> **Task to complete**: Scan the entries below and give the number of lines containing "dowel", with no accompanying words.
▶
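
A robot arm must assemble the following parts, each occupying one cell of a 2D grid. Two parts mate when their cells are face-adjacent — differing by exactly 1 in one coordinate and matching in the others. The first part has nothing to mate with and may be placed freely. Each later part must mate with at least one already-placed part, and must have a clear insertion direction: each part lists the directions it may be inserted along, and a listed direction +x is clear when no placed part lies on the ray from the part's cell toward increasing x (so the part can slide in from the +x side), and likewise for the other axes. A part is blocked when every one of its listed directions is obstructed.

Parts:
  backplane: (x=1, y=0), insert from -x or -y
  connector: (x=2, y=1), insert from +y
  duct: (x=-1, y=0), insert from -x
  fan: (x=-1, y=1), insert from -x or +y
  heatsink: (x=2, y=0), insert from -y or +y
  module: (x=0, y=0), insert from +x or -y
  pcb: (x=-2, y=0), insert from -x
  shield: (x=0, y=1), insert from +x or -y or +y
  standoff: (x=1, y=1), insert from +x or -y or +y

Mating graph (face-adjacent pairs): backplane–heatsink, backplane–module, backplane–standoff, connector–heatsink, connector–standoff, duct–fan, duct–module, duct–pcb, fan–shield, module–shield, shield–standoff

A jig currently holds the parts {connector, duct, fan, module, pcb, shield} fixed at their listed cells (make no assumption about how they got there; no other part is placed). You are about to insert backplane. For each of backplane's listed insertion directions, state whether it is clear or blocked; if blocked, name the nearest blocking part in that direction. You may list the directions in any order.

-x: nearest on ray is module@(0, 0) ⇒ blocked
-y: ray from backplane(1, 0) has no placed part ⇒ clear

-x: blocked by module; -y: clear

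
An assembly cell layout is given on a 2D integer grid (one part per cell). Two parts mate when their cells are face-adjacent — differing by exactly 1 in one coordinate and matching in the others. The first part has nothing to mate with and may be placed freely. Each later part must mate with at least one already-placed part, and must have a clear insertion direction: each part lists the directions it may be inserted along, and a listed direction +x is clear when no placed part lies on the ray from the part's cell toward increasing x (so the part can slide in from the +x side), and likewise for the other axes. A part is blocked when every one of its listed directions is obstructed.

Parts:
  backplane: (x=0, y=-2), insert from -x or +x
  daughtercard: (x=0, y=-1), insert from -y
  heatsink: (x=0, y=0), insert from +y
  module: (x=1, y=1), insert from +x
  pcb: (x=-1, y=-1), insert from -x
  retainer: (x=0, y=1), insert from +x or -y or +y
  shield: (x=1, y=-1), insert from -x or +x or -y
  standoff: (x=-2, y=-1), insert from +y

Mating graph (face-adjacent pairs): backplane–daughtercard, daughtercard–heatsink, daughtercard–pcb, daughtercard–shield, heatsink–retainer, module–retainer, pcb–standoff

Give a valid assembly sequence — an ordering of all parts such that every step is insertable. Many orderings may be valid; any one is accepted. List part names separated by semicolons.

1. shield@(1, -1) [-x clear] — {shield}
2. daughtercard@(0, -1) [-y clear] — {daughtercard, shield}
3. pcb@(-1, -1) [-x clear] — {daughtercard, pcb, shield}
4. heatsink@(0, 0) [+y clear] — {daughtercard, heatsink, pcb, shield}
5. retainer@(0, 1) [+x clear] — {daughtercard, heatsink, pcb, retainer, shield}
6. module@(1, 1) [+x clear] — {daughtercard, heatsink, module, pcb, retainer, shield}
7. standoff@(-2, -1) [+y clear] — {daughtercard, heatsink, module, pcb, retainer, shield, standoff}
8. backplane@(0, -2) [-x clear] — {backplane, daughtercard, heatsink, module, pcb, retainer, shield, standoff}

shield; daughtercard; pcb; heatsink; retainer; module; standoff; backplane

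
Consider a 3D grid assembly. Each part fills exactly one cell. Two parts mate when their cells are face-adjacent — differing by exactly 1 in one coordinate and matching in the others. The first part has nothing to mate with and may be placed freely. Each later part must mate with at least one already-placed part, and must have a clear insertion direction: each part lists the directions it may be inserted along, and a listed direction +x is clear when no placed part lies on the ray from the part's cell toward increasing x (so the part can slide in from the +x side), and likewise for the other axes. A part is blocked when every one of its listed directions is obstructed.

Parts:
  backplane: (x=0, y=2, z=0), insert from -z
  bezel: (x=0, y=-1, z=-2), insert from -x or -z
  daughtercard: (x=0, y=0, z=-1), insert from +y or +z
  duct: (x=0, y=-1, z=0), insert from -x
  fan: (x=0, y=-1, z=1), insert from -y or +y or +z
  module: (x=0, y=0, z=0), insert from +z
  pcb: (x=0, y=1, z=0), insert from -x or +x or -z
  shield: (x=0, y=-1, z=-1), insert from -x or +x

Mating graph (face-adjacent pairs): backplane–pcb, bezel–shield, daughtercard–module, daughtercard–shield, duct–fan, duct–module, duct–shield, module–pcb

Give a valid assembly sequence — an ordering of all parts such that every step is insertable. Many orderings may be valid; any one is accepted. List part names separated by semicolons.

1. module@(0, 0, 0) [+z clear] — {module}
2. daughtercard@(0, 0, -1) [+y clear] — {daughtercard, module}
3. shield@(0, -1, -1) [-x clear] — {daughtercard, module, shield}
4. bezel@(0, -1, -2) [-x clear] — {bezel, daughtercard, module, shield}
5. duct@(0, -1, 0) [-x clear] — {bezel, daughtercard, duct, module, shield}
6. fan@(0, -1, 1) [-y clear] — {bezel, daughtercard, duct, fan, module, shield}
7. pcb@(0, 1, 0) [-x clear] — {bezel, daughtercard, duct, fan, module, pcb, shield}
8. backplane@(0, 2, 0) [-z clear] — {backplane, bezel, daughtercard, duct, fan, module, pcb, shield}

module; daughtercard; shield; bezel; duct; fan; pcb; backplane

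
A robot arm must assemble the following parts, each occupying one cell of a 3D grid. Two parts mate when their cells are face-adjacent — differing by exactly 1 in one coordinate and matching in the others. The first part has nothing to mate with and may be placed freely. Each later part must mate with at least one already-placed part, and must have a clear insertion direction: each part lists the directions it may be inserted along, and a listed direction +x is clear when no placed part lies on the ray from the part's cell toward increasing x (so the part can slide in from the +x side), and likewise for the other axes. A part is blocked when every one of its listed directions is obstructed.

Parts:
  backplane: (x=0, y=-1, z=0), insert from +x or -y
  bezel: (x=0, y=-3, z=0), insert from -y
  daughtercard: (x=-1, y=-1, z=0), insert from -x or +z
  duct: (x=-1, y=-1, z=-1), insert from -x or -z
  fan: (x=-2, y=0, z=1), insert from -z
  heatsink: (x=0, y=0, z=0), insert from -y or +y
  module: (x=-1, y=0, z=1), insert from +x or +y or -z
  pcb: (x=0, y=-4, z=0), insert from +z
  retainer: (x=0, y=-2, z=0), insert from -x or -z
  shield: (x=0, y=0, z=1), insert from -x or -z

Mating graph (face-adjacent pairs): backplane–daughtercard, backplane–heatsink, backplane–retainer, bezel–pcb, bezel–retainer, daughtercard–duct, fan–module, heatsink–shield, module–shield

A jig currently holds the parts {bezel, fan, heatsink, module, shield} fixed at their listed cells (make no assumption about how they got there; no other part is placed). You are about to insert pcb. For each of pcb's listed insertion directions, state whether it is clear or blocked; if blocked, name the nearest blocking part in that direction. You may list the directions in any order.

+z: ray from pcb(0, -4, 0) has no placed part ⇒ clear

+z: clear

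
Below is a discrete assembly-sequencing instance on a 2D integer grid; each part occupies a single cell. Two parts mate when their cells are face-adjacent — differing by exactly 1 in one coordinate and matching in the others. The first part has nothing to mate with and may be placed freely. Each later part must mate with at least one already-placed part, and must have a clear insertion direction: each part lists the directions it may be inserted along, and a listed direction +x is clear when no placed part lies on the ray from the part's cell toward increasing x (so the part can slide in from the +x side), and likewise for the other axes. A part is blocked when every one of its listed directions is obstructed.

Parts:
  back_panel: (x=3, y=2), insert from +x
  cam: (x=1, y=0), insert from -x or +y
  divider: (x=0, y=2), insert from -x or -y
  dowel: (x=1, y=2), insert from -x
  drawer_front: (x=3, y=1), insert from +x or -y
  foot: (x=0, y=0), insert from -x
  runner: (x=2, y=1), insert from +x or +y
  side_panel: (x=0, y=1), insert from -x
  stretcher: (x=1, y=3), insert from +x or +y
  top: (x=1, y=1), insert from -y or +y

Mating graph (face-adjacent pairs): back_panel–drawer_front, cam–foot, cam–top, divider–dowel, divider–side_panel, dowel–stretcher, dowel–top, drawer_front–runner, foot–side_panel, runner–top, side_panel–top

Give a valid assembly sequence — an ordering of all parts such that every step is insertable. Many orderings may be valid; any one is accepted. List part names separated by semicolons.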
◀
> **Task solution**: 2